Exercise prompt: Starting with the first line of the data that follows, transcribe every line verbatim until the line containing "Answer: $-1092$" has been transcribed.

Records shown:
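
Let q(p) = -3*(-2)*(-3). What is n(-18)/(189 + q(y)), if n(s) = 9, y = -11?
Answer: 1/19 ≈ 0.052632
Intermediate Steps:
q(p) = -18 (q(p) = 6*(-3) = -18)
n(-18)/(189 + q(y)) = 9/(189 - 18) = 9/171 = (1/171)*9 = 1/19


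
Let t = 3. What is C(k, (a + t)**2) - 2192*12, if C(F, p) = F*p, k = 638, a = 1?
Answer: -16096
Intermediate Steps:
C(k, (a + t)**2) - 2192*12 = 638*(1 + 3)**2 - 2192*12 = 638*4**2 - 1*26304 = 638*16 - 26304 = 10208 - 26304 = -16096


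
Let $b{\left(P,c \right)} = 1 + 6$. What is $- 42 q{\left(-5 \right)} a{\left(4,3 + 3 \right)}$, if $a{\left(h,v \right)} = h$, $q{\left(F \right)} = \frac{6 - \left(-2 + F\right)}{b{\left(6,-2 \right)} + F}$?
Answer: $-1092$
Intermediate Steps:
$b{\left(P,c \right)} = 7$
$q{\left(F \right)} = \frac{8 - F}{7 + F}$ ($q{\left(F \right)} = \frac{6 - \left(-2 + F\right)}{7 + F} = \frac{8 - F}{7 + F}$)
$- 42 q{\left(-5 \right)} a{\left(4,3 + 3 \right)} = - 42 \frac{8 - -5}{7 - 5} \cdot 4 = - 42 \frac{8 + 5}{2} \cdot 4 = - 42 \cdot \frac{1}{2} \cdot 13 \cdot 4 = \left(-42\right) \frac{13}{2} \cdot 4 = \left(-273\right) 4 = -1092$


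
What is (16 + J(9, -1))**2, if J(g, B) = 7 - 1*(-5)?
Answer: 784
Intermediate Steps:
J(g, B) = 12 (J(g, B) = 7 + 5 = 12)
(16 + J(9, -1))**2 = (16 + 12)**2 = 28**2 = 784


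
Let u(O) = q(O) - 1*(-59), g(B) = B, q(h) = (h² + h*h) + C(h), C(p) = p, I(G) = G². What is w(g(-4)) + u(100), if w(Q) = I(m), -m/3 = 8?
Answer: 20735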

Answer box:
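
Let q(p) = -3*(-2)*(-3). What is n(-18)/(189 + q(y)), if n(s) = 9, y = -11?
Answer: 1/19 ≈ 0.052632
Intermediate Steps:
q(p) = -18 (q(p) = 6*(-3) = -18)
n(-18)/(189 + q(y)) = 9/(189 - 18) = 9/171 = (1/171)*9 = 1/19


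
Let t = 3. What is C(k, (a + t)**2) - 2192*12, if C(F, p) = F*p, k = 638, a = 1?
Answer: -16096
Intermediate Steps:
C(k, (a + t)**2) - 2192*12 = 638*(1 + 3)**2 - 2192*12 = 638*4**2 - 1*26304 = 638*16 - 26304 = 10208 - 26304 = -16096


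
Let $b{\left(P,c \right)} = 1 + 6$. What is $- 42 q{\left(-5 \right)} a{\left(4,3 + 3 \right)}$, if $a{\left(h,v \right)} = h$, $q{\left(F \right)} = \frac{6 - \left(-2 + F\right)}{b{\left(6,-2 \right)} + F}$?
Answer: $-1092$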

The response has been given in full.